Dataset entries

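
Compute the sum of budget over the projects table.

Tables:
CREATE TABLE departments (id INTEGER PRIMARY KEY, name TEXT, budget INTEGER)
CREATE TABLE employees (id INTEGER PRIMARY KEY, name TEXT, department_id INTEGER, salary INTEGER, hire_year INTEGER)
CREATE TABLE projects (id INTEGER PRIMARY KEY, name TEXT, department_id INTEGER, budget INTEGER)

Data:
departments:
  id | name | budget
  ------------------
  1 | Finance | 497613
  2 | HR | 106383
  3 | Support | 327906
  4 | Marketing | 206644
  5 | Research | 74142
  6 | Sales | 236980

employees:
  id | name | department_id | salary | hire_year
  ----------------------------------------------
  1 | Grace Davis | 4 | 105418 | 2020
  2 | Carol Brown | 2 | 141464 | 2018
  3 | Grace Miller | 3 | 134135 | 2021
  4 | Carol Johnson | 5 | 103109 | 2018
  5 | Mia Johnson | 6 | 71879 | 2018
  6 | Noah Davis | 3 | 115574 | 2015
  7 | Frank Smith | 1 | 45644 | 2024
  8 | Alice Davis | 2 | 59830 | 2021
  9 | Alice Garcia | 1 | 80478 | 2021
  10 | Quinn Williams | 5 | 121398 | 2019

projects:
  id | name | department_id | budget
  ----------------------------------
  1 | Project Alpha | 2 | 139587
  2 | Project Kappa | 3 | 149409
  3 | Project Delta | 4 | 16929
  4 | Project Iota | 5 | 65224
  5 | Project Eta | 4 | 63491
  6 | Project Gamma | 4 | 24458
SELECT SUM(budget) FROM projects

Execution result:
459098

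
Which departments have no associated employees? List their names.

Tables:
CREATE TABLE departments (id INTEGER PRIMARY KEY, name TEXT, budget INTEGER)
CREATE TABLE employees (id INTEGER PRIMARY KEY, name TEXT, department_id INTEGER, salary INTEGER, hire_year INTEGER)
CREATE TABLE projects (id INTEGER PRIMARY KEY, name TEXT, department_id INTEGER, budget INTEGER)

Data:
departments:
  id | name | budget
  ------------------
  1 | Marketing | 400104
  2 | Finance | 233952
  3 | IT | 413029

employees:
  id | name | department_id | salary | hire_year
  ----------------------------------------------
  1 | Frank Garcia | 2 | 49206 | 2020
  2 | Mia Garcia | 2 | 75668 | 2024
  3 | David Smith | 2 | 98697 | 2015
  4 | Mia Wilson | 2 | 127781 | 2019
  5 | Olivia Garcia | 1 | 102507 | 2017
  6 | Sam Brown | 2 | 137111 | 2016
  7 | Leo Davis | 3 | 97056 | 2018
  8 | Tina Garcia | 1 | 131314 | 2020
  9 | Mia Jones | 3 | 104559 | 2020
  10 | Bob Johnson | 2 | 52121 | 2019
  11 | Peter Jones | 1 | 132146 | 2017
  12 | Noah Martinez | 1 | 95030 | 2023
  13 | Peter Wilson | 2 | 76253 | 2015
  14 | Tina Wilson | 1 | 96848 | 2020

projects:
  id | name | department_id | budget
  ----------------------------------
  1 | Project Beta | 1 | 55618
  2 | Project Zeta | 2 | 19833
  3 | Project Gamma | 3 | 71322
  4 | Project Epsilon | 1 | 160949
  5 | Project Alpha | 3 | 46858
SELECT p.name FROM departments p LEFT JOIN employees c ON c.department_id = p.id WHERE c.id IS NULL

Execution result:
(no rows)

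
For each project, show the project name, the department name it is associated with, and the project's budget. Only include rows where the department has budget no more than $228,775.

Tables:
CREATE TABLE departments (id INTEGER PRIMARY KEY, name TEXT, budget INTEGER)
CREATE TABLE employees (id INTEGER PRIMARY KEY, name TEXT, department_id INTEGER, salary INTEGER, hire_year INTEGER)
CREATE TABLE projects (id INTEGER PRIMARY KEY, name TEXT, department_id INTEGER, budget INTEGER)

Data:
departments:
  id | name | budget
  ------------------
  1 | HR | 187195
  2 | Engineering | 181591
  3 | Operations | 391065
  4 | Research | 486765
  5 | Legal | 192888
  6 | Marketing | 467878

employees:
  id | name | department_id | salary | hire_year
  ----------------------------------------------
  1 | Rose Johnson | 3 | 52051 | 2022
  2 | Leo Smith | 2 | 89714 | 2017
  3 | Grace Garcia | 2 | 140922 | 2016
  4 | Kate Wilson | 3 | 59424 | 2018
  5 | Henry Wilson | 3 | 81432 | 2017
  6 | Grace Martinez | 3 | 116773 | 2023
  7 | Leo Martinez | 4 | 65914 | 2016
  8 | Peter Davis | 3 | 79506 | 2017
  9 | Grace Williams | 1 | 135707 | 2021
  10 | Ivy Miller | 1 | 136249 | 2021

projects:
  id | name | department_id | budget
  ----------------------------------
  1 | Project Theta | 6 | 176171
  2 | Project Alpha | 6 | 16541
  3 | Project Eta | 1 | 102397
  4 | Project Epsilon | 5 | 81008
SELECT c.name, p.name AS department, c.budget FROM projects c JOIN departments p ON c.department_id = p.id WHERE p.budget <= 228775

Execution result:
name | department | budget
Project Eta | HR | 102397
Project Epsilon | Legal | 81008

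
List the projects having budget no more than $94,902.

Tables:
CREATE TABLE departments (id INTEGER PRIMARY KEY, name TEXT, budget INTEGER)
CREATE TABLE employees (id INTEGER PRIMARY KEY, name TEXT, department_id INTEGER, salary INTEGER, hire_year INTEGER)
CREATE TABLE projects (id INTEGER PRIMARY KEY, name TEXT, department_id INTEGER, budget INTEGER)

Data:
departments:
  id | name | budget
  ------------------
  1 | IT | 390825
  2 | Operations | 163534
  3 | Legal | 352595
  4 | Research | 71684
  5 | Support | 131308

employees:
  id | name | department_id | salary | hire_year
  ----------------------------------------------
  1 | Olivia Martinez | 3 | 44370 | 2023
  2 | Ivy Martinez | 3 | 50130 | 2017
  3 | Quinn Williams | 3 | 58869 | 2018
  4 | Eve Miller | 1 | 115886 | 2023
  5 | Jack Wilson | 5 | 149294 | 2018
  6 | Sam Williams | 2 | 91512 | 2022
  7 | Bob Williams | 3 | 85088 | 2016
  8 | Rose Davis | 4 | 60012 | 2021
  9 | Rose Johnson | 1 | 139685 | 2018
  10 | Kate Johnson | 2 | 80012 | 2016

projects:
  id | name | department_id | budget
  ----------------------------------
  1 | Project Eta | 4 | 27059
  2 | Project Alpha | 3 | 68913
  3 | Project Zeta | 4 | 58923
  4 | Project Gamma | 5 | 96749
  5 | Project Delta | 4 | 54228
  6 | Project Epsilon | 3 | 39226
SELECT name, budget FROM projects WHERE budget <= 94902

Execution result:
name | budget
Project Eta | 27059
Project Alpha | 68913
Project Zeta | 58923
Project Delta | 54228
Project Epsilon | 39226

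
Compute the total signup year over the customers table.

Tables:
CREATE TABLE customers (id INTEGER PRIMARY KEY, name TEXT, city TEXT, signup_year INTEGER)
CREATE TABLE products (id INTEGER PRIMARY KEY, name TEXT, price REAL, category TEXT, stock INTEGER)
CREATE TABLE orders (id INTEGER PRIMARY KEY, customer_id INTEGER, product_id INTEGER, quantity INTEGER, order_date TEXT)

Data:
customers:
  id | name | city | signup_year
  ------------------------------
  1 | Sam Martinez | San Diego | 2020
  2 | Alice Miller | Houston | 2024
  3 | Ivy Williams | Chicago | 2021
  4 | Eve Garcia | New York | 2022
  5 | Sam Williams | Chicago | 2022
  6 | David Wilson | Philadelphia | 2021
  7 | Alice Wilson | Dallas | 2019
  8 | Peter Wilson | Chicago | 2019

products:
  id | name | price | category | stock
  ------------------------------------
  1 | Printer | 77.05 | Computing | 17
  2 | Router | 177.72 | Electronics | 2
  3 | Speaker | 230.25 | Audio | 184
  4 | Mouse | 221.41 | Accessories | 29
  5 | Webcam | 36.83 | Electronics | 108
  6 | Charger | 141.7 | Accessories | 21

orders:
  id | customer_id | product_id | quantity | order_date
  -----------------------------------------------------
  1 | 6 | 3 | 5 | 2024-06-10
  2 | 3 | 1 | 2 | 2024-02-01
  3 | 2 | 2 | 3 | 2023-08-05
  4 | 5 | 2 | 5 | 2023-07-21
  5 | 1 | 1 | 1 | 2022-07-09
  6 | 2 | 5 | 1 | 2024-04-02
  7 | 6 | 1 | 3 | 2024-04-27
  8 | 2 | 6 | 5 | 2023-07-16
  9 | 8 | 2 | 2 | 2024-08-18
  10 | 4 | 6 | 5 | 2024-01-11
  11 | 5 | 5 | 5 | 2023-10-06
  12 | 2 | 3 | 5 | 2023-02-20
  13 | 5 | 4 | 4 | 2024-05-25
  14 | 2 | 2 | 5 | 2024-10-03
SELECT SUM(signup_year) FROM customers

Execution result:
16168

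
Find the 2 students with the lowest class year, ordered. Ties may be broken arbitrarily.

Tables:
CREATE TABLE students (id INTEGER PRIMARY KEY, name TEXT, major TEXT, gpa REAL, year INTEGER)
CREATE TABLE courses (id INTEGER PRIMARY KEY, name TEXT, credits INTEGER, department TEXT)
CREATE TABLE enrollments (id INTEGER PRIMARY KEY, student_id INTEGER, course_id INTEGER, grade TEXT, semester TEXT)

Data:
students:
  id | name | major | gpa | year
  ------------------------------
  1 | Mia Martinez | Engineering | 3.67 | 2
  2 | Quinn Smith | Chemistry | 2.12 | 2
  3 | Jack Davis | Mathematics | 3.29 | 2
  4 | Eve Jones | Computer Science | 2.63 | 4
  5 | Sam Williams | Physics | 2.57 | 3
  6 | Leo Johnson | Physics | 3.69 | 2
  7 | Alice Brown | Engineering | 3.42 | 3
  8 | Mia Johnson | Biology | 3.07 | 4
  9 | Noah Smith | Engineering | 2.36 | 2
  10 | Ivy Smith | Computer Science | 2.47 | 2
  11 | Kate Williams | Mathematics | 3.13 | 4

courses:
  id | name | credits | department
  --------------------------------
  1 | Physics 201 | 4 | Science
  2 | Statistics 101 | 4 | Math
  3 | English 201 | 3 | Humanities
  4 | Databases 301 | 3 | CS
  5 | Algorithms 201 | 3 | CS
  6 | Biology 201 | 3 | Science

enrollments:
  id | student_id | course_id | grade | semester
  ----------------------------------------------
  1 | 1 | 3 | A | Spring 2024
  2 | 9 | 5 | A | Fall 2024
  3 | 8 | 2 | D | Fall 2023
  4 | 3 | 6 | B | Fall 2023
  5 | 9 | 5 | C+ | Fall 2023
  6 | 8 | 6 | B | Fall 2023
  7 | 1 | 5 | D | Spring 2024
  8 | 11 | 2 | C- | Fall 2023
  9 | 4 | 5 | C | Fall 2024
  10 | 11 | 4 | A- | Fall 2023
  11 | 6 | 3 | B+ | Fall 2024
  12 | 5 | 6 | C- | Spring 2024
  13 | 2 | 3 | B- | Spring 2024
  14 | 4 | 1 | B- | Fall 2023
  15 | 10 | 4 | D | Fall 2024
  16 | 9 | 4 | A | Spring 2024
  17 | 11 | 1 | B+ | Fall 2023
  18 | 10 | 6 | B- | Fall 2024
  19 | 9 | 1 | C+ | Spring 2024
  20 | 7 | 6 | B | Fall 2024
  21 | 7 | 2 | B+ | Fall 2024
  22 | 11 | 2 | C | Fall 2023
SELECT name, year FROM students ORDER BY year ASC LIMIT 2

Execution result:
name | year
Mia Martinez | 2
Quinn Smith | 2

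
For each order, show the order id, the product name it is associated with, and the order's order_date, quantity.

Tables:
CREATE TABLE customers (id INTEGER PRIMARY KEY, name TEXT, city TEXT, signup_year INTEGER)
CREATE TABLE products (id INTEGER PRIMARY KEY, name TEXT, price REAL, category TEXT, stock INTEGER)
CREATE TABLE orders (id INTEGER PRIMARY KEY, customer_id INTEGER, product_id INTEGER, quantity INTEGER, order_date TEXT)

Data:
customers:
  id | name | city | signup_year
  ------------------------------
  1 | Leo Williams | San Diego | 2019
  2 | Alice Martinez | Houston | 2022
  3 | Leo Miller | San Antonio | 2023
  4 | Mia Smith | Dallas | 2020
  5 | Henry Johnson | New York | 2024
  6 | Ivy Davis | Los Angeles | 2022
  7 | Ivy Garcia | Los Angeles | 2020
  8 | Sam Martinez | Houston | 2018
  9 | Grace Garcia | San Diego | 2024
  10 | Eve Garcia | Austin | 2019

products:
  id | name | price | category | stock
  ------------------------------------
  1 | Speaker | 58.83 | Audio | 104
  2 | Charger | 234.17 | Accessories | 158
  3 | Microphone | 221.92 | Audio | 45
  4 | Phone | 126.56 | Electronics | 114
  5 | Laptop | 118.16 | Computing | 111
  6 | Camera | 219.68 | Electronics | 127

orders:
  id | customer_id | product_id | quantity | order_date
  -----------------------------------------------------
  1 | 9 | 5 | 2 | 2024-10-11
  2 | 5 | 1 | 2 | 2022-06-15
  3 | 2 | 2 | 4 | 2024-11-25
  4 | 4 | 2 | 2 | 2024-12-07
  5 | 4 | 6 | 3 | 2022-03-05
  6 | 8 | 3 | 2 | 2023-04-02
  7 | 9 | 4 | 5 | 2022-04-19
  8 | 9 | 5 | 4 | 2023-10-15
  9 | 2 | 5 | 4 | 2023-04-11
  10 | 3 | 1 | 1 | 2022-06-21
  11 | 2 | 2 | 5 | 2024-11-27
SELECT c.id, p.name AS product, c.order_date, c.quantity FROM orders c JOIN products p ON c.product_id = p.id

Execution result:
id | product | order_date | quantity
1 | Laptop | 2024-10-11 | 2
2 | Speaker | 2022-06-15 | 2
3 | Charger | 2024-11-25 | 4
4 | Charger | 2024-12-07 | 2
5 | Camera | 2022-03-05 | 3
6 | Microphone | 2023-04-02 | 2
7 | Phone | 2022-04-19 | 5
8 | Laptop | 2023-10-15 | 4
9 | Laptop | 2023-04-11 | 4
10 | Speaker | 2022-06-21 | 1
11 | Charger | 2024-11-27 | 5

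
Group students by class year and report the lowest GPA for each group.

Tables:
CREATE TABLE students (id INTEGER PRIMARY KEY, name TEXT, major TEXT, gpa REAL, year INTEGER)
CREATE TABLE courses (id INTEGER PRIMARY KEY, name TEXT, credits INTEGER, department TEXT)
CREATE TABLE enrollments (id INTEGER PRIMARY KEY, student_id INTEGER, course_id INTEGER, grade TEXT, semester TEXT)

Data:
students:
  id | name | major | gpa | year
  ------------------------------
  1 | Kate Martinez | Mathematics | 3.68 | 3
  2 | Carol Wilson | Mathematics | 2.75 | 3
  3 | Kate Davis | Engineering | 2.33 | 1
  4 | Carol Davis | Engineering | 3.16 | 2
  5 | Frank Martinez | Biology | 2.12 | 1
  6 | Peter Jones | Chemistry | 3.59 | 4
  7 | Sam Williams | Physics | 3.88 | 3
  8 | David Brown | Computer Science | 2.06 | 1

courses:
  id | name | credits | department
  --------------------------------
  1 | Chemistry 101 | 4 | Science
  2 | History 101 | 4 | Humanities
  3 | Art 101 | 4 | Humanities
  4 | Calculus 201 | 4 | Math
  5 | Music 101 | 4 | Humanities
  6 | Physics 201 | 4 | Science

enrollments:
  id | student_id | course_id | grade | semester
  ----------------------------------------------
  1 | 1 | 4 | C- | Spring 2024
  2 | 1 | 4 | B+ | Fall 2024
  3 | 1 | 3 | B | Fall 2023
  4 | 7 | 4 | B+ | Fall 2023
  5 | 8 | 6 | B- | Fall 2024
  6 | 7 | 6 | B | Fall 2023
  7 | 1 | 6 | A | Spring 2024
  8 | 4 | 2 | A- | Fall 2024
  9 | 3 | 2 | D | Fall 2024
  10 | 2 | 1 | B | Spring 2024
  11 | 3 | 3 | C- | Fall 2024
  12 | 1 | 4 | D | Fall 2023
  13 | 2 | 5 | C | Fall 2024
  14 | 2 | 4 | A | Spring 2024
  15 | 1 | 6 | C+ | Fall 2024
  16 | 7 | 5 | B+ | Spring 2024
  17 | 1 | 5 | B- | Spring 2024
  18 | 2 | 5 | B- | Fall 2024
SELECT year, MIN(gpa) AS min_gpa FROM students GROUP BY year

Execution result:
year | min_gpa
1 | 2.06
2 | 3.16
3 | 2.75
4 | 3.59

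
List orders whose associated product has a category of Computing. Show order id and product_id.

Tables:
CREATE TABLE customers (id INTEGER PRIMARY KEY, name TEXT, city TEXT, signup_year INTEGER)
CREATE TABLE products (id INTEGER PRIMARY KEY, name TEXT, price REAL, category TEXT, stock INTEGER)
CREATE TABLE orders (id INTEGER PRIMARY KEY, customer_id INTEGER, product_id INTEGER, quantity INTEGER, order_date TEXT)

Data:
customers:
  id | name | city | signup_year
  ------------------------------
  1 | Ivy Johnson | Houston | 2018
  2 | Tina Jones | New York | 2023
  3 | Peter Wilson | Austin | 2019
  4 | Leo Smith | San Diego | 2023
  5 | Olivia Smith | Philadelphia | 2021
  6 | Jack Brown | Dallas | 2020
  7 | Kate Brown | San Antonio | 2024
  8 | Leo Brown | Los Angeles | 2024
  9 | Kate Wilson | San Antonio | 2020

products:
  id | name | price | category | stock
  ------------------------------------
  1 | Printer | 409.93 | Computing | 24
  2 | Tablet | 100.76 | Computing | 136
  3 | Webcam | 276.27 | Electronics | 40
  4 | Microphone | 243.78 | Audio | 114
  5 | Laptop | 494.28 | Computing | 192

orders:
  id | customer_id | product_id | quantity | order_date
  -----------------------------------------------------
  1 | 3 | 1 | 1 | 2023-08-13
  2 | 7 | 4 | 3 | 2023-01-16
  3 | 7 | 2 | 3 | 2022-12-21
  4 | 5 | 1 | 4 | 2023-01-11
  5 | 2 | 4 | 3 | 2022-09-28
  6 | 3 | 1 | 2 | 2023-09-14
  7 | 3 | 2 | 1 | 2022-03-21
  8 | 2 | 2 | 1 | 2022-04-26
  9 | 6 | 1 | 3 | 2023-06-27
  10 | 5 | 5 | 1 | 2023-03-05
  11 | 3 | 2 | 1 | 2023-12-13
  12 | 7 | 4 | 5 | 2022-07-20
SELECT id, product_id FROM orders WHERE product_id IN (SELECT id FROM products WHERE category = 'Computing')

Execution result:
id | product_id
1 | 1
3 | 2
4 | 1
6 | 1
7 | 2
8 | 2
9 | 1
10 | 5
11 | 2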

_Task to carry out_
Starting with the line above that holds "1 | Sam Martinez | San Diego | 2020" and stopping with the line that holds "2 | Router | 177.72 | Electronics | 2", reproduce each line exactly, omitting all other lines.

_Exercise result_
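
  1 | Sam Martinez | San Diego | 2020
  2 | Alice Miller | Houston | 2024
  3 | Ivy Williams | Chicago | 2021
  4 | Eve Garcia | New York | 2022
  5 | Sam Williams | Chicago | 2022
  6 | David Wilson | Philadelphia | 2021
  7 | Alice Wilson | Dallas | 2019
  8 | Peter Wilson | Chicago | 2019

products:
  id | name | price | category | stock
  ------------------------------------
  1 | Printer | 77.05 | Computing | 17
  2 | Router | 177.72 | Electronics | 2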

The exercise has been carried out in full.